▶ [HOW TO COMPLETE THIS TASK] Within the records below, reproduce without change the lines from the line that has "What is M(20, 9)*(v(3, -6)" through the line that has "Answer: -8510/3 + 230*√319/99 ≈ -2795.2", and only those.

[Entries taken from a collection]
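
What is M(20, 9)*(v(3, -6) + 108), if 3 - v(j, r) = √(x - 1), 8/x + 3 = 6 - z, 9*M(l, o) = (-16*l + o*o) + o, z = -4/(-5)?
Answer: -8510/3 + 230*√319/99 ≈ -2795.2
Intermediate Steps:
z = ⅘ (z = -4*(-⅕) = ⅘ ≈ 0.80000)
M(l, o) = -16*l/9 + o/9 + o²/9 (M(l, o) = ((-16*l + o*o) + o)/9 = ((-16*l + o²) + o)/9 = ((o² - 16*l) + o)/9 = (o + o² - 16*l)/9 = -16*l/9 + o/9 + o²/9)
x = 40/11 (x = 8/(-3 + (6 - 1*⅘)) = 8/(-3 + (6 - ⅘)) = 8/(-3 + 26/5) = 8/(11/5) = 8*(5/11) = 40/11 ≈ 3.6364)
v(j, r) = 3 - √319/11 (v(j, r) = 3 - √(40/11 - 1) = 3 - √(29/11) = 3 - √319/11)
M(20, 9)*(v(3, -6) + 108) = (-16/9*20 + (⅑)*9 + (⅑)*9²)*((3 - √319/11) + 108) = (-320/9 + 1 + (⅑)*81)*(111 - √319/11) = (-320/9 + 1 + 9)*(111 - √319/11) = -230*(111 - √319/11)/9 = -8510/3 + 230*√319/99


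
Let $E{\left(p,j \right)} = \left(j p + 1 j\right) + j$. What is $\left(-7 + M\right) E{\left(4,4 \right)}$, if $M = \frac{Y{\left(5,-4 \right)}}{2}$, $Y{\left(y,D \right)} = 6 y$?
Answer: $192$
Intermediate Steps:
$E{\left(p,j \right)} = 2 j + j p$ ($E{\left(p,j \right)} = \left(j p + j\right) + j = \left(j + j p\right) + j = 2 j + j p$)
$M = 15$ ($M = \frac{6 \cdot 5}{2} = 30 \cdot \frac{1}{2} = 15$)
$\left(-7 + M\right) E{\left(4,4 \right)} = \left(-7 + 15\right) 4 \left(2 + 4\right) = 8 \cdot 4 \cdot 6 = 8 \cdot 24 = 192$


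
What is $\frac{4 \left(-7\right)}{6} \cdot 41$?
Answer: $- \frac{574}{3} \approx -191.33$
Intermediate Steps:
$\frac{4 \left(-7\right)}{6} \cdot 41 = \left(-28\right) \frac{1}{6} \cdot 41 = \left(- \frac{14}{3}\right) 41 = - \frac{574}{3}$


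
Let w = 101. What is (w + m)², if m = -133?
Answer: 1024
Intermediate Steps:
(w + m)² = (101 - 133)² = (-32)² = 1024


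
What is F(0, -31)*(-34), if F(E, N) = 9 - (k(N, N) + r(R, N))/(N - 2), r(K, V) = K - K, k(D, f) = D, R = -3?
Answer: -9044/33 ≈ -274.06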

--

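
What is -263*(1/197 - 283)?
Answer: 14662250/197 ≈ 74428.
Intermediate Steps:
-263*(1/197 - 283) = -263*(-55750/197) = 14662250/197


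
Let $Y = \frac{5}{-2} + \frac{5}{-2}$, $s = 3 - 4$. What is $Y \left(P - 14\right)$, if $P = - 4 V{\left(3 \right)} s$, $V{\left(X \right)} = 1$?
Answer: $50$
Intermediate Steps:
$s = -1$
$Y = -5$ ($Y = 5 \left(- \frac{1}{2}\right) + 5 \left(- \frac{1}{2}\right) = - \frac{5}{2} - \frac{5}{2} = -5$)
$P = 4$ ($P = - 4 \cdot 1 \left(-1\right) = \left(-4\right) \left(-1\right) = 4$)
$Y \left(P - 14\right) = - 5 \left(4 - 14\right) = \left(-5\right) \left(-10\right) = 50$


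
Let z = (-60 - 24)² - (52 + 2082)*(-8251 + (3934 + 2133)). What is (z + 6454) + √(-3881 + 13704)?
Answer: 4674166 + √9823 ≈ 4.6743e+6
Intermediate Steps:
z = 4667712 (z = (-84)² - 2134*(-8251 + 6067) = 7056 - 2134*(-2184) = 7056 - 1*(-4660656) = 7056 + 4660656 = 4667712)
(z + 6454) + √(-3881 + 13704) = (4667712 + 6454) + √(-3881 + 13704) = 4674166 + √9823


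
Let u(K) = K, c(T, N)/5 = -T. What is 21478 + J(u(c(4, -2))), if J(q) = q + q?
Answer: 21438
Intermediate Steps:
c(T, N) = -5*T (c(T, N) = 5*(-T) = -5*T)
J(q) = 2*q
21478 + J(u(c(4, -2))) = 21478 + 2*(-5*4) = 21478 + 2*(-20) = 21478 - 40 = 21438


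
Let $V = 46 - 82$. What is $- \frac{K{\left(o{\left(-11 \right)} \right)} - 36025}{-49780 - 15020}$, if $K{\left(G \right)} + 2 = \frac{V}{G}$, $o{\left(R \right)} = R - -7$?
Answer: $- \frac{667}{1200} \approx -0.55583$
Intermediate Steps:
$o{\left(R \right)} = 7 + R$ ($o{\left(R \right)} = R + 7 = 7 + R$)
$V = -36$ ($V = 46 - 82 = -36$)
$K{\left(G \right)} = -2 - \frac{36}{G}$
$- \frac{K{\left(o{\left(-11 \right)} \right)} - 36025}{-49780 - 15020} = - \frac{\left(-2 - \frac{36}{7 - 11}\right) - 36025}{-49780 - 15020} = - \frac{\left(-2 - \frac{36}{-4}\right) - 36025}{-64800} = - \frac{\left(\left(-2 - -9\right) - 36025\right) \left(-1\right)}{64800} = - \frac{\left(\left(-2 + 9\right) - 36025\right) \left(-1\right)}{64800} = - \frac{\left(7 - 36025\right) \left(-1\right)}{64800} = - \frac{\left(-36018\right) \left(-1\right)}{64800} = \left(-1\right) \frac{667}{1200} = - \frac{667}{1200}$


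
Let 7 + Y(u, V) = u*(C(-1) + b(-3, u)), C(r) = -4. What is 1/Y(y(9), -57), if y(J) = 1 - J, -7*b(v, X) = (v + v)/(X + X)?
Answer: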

▶ [WRITTEN ANSWER]
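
What is M(20, 9)*(v(3, -6) + 108), if 3 - v(j, r) = √(x - 1), 8/x + 3 = 6 - z, 9*M(l, o) = (-16*l + o*o) + o, z = -4/(-5)?
Answer: -8510/3 + 230*√319/99 ≈ -2795.2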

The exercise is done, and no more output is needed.